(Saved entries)
☆ ☆ ☆ ☆ ☆

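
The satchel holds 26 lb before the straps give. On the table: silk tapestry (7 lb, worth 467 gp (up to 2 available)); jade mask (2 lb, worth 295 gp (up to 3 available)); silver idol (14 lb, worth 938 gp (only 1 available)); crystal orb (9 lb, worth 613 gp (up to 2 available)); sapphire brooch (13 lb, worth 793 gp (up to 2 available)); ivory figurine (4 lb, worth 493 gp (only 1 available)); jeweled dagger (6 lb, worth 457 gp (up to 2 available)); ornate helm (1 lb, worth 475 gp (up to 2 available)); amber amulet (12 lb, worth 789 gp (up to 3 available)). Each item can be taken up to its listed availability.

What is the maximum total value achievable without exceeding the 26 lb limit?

3266

Ranking by ratio (value/lb): ornate helm 475.00, jade mask 147.50, ivory figurine 123.25, jeweled dagger 76.17.
Greedy by ratio would take 3×jade mask + ivory figurine + 2×jeweled dagger + 2×ornate helm: 24 lb used, total 3242.
Replace 2×jeweled dagger with silver idol: the trade gains 24 net, giving 3266 at 26 lb.
No other feasible combination exceeds 3266.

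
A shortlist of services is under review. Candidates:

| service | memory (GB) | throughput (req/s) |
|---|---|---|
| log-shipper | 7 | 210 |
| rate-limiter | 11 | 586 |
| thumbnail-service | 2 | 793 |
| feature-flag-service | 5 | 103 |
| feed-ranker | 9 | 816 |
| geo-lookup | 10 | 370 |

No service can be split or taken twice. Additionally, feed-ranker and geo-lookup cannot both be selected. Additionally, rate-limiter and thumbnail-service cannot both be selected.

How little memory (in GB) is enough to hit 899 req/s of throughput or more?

9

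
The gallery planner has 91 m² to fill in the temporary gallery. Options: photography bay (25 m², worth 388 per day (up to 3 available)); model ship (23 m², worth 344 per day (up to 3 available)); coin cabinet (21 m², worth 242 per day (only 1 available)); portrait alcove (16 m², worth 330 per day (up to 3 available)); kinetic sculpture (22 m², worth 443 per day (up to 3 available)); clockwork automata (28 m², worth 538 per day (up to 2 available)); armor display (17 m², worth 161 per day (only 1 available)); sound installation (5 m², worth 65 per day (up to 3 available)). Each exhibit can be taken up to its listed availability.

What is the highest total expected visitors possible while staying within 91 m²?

A density-first pass picks 3×portrait alcove + kinetic sculpture + 3×sound installation — 1628 at 85 m².
The 47 m² tied up in 2×portrait alcove and 3×sound installation is better spent on kinetic sculpture + clockwork automata — total rises to 1754 (88 m²).

1754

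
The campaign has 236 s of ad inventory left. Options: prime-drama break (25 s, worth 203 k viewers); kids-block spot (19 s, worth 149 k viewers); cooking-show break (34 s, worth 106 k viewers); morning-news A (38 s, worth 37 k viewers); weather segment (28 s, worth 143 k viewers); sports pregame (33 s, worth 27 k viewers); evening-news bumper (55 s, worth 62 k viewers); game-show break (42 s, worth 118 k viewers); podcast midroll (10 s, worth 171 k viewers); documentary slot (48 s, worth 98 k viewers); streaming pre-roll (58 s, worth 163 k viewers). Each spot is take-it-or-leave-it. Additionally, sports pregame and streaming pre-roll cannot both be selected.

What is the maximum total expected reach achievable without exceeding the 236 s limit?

By expected reach per s: podcast midroll 17.10, prime-drama break 8.12, kids-block spot 7.84 lead.
Prime-drama break + kids-block spot + cooking-show break + weather segment + game-show break + podcast midroll + streaming pre-roll uses 216 of the 236 s and totals 1053.
That's the maximum — no feasible swap from here does better than 1053.

1053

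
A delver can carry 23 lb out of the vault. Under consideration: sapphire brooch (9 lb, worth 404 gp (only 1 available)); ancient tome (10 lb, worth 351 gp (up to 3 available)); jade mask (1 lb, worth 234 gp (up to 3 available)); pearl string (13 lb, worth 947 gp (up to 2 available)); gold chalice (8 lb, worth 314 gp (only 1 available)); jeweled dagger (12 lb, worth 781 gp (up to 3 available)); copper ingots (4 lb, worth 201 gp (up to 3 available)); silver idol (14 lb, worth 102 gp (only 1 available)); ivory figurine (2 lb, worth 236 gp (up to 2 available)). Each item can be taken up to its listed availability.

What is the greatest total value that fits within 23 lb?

Taking the top-ratio items first gives 3×jade mask + pearl string + 2×ivory figurine for 2121 (20 lb).
Replace pearl string with jeweled dagger + copper ingots: the trade gains 35 net, giving 2156 at 23 lb.
Every other selection either busts 23 lb or exceeds an availability limit or fails to beat 2156.

2156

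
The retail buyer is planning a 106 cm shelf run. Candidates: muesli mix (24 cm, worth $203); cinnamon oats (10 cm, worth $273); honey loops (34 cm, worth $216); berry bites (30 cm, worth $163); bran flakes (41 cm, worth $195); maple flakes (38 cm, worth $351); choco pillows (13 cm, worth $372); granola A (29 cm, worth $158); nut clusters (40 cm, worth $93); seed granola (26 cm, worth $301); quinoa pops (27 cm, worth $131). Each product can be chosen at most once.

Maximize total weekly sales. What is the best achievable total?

A density-first pass picks cinnamon oats + maple flakes + choco pillows + seed granola — 1297 at 87 cm.
The 38 cm tied up in maple flakes is better spent on muesli mix + berry bites — total rises to 1312 (103 cm).
Nothing else within 106 cm beats 1312.

1312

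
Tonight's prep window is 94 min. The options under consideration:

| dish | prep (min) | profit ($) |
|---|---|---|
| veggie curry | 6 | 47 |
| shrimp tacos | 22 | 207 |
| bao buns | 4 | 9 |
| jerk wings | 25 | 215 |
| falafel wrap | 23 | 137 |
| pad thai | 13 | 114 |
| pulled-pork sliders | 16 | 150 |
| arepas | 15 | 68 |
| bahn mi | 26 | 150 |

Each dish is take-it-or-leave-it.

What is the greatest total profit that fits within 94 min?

Taking the top-ratio dishes first gives veggie curry + shrimp tacos + bao buns + jerk wings + pad thai + pulled-pork sliders for 742 (86 min).
Replace bao buns and pad thai with falafel wrap: the trade gains 14 net, giving 756 at 92 min.
That's the maximum — no swap from here does better than 756.

756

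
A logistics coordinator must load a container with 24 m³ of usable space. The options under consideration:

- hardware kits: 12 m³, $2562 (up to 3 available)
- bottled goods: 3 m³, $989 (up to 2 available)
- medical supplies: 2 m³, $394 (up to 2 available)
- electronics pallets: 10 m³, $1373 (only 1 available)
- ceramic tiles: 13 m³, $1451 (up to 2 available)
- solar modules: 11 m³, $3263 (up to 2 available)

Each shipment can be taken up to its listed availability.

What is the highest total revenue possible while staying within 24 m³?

6920

Density check — bottled goods 329.67, solar modules 296.64, hardware kits 213.50 are the best per m³.
The ratio heuristic lands on 2×bottled goods + 2×medical supplies + solar modules (6029) but leaves 3 m³ idle.
Dropping 2×bottled goods and medical supplies frees 8 m³; slotting in solar modules (11 m³) lifts the total to 6920 at 24 m³.
No other feasible combination exceeds 6920.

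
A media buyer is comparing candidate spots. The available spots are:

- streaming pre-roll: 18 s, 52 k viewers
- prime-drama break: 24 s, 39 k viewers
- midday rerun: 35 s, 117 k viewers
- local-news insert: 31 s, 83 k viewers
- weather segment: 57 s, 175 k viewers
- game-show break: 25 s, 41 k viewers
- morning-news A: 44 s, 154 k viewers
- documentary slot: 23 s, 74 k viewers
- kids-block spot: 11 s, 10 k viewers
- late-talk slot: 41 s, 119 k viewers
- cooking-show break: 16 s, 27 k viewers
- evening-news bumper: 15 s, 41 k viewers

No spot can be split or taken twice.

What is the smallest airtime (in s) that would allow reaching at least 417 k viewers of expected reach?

Look for the lowest-airtime combination reaching 417.
streaming pre-roll + midday rerun + weather segment + documentary slot: 418 expected reach at 133 s.
Below 133 s the best achievable stays under 417.

133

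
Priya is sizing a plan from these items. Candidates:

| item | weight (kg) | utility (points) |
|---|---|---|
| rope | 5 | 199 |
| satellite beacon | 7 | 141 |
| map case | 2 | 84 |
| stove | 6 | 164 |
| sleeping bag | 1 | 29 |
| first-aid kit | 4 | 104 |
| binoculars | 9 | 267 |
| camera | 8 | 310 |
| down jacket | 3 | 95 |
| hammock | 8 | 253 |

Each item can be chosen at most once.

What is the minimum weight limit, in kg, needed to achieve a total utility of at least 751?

Look for the lowest-weight combination reaching 751.
rope + map case + stove + camera: 757 utility at 21 kg.
No combination under 21 kg hits 751.

21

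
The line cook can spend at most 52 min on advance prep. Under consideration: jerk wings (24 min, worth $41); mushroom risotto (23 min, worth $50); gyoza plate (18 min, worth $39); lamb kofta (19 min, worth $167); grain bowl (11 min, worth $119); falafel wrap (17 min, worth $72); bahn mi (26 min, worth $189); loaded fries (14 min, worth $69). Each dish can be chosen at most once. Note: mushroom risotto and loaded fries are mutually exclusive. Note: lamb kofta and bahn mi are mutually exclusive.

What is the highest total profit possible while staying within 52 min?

Filling by ratio: lamb kofta + grain bowl + loaded fries for 355, with 8 min left unused.
Dropping lamb kofta frees 19 min; slotting in bahn mi (26 min) lifts the total to 377 at 51 min.

377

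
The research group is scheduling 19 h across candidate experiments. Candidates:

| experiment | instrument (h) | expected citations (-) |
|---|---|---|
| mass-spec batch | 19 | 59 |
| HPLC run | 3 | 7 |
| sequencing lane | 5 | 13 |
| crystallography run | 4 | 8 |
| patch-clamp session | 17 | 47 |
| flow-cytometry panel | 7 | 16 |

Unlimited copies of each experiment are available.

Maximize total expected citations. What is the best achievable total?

Ranking by ratio (expected citations/h): mass-spec batch 3.11, patch-clamp session 2.76, sequencing lane 2.60, HPLC run 2.33.
Mass-spec batch uses 19 of the 19 h and totals 59.
Nothing else within 19 h beats 59.

59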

☆ ☆ ☆ ☆ ☆

__AIM OF THE TASK__
Both end lines included, restate word for word the lines above from the line with "- cooking-show break: 16 s, 27 k viewers" to the line with "Priya is sizing", and nothing else.

__SOLUTION__
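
- cooking-show break: 16 s, 27 k viewers
- evening-news bumper: 15 s, 41 k viewers

No spot can be split or taken twice.

What is the smallest airtime (in s) that would allow reaching at least 417 k viewers of expected reach?

Look for the lowest-airtime combination reaching 417.
streaming pre-roll + midday rerun + weather segment + documentary slot: 418 expected reach at 133 s.
Below 133 s the best achievable stays under 417.

133

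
Priya is sizing a plan from these items. Candidates: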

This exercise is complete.